Your objective: Count how many lines below contain the word "functions", then give that number alone.

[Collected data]
.....

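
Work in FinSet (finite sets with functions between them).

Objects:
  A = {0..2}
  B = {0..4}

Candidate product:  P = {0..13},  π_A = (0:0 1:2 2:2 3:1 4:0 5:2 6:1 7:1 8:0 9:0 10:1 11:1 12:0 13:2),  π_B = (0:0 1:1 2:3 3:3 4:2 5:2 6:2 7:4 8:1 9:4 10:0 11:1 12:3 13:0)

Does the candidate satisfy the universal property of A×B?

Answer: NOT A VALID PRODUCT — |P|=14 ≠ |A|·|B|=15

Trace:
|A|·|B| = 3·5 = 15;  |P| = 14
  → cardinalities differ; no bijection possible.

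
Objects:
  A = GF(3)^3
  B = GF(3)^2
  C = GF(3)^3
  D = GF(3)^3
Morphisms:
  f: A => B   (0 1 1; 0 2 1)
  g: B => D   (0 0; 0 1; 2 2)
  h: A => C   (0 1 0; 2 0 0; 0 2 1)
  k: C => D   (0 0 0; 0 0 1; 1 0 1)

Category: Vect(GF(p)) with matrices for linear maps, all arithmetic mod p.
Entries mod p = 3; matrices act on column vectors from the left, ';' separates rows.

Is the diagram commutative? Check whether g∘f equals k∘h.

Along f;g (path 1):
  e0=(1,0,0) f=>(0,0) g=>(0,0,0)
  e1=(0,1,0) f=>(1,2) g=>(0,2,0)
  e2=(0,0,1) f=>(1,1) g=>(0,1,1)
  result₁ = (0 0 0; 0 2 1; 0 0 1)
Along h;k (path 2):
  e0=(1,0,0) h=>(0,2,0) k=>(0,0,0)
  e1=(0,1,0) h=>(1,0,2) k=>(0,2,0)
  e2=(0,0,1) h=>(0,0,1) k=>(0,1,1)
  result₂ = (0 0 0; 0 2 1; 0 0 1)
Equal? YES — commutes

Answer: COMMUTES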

.....

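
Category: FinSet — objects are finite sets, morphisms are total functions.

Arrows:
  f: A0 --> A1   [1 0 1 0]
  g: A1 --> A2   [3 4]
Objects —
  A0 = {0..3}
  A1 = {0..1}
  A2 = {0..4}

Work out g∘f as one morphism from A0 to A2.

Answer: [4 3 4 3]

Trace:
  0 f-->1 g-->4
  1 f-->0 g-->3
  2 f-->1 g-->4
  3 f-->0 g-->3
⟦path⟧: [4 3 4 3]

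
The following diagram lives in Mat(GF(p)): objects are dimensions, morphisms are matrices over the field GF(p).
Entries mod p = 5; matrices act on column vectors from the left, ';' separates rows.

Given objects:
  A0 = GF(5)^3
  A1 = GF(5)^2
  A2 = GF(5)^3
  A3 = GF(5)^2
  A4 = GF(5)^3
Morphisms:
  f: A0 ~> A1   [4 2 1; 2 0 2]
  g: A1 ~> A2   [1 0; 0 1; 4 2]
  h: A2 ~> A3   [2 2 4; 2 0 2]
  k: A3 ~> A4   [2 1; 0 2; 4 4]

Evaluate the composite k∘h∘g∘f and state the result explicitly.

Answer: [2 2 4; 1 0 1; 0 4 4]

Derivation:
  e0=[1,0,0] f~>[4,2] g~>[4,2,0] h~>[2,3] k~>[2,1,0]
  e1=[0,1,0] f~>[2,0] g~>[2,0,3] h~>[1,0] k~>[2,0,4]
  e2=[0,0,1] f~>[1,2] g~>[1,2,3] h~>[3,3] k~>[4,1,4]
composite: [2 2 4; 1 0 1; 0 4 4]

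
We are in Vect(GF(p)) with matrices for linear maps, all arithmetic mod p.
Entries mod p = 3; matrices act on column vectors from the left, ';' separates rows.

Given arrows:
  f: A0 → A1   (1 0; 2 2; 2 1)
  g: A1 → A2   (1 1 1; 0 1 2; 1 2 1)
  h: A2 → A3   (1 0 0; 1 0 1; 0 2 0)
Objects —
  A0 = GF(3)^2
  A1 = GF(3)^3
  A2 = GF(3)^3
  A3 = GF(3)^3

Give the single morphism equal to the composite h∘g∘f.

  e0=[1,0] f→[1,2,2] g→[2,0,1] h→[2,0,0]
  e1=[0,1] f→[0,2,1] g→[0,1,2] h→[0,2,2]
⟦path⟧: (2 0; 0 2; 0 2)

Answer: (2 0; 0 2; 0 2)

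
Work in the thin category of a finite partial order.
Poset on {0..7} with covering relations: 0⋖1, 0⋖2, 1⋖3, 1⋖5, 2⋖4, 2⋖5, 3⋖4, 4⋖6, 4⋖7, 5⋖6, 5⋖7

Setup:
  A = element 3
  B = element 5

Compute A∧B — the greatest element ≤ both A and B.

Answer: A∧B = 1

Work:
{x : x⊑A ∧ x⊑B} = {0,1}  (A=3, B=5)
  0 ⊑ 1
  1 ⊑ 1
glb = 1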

.....

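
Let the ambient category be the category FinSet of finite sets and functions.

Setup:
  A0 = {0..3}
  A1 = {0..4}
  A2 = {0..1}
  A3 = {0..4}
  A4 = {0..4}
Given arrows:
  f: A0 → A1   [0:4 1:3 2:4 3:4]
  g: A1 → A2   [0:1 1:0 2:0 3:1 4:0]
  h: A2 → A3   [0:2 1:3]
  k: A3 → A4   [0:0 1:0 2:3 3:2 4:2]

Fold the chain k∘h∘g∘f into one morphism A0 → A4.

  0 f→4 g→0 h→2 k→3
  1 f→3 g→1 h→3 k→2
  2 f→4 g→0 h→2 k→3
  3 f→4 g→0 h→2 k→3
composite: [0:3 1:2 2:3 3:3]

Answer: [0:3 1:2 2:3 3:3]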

.....

Task output: 3